**TASK TO CARRY OUT:**
Start at the top line and retype the data exactly through to the end.

== == ==

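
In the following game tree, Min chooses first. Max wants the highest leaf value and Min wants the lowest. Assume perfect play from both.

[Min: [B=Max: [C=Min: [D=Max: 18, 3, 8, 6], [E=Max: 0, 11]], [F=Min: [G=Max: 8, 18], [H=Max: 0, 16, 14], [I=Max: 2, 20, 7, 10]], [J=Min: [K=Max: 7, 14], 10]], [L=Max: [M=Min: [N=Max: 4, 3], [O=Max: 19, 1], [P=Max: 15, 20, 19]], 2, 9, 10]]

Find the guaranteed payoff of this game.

D (Max): max(18, 3, 8, 6) = 18
E (Max): max(0, 11) = 11
C (Min): min(18, 11) = 11
G (Max): max(8, 18) = 18
H (Max): max(0, 16, 14) = 16
I (Max): max(2, 20, 7, 10) = 20
F (Min): min(18, 16, 20) = 16
K (Max): max(7, 14) = 14
J (Min): min(14, 10) = 10
B (Max): max(11, 16, 10) = 16
N (Max): max(4, 3) = 4
O (Max): max(19, 1) = 19
P (Max): max(15, 20, 19) = 20
M (Min): min(4, 19, 20) = 4
L (Max): max(4, 2, 9, 10) = 10
Root (Min): min(16, 10) = 10

10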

== == ==

**REPLY:**
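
In the following game tree, Min chooses first. Max wants the highest leaf value and Min wants the lowest. Assume perfect play from both.

[Min: [B=Max: [C=Min: [D=Max: 18, 3, 8, 6], [E=Max: 0, 11]], [F=Min: [G=Max: 8, 18], [H=Max: 0, 16, 14], [I=Max: 2, 20, 7, 10]], [J=Min: [K=Max: 7, 14], 10]], [L=Max: [M=Min: [N=Max: 4, 3], [O=Max: 19, 1], [P=Max: 15, 20, 19]], 2, 9, 10]]

Find the guaranteed payoff of this game.

D (Max): max(18, 3, 8, 6) = 18
E (Max): max(0, 11) = 11
C (Min): min(18, 11) = 11
G (Max): max(8, 18) = 18
H (Max): max(0, 16, 14) = 16
I (Max): max(2, 20, 7, 10) = 20
F (Min): min(18, 16, 20) = 16
K (Max): max(7, 14) = 14
J (Min): min(14, 10) = 10
B (Max): max(11, 16, 10) = 16
N (Max): max(4, 3) = 4
O (Max): max(19, 1) = 19
P (Max): max(15, 20, 19) = 20
M (Min): min(4, 19, 20) = 4
L (Max): max(4, 2, 9, 10) = 10
Root (Min): min(16, 10) = 10

10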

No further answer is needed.